*** DATASET RECORDS ***
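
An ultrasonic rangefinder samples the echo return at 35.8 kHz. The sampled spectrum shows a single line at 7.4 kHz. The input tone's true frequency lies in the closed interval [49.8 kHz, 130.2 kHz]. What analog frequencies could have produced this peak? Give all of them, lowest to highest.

Frequencies that alias to 7.4 kHz are k·fs ± 7.4 kHz for integer k ≥ 0.
k=0: 7.4 kHz.
k=1: 28.4 kHz, 43.2 kHz.
k=2: 64.2 kHz, 79 kHz.
k=3: 100 kHz, 114.8 kHz.
k=4: 135.8 kHz, 150.6 kHz.
Within [49.8 kHz, 130.2 kHz]: 64.2 kHz, 79 kHz, 100 kHz, 114.8 kHz.

64.2 kHz, 79 kHz, 100 kHz, 114.8 kHz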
***
__WHAT YOU HAVE TO DO__. Give all of the entries again, exactly.

__RESULT FOR THIS EXERCISE__.
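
An ultrasonic rangefinder samples the echo return at 35.8 kHz. The sampled spectrum shows a single line at 7.4 kHz. The input tone's true frequency lies in the closed interval [49.8 kHz, 130.2 kHz]. What analog frequencies could have produced this peak? Give all of them, lowest to highest.

Frequencies that alias to 7.4 kHz are k·fs ± 7.4 kHz for integer k ≥ 0.
k=0: 7.4 kHz.
k=1: 28.4 kHz, 43.2 kHz.
k=2: 64.2 kHz, 79 kHz.
k=3: 100 kHz, 114.8 kHz.
k=4: 135.8 kHz, 150.6 kHz.
Within [49.8 kHz, 130.2 kHz]: 64.2 kHz, 79 kHz, 100 kHz, 114.8 kHz.

64.2 kHz, 79 kHz, 100 kHz, 114.8 kHz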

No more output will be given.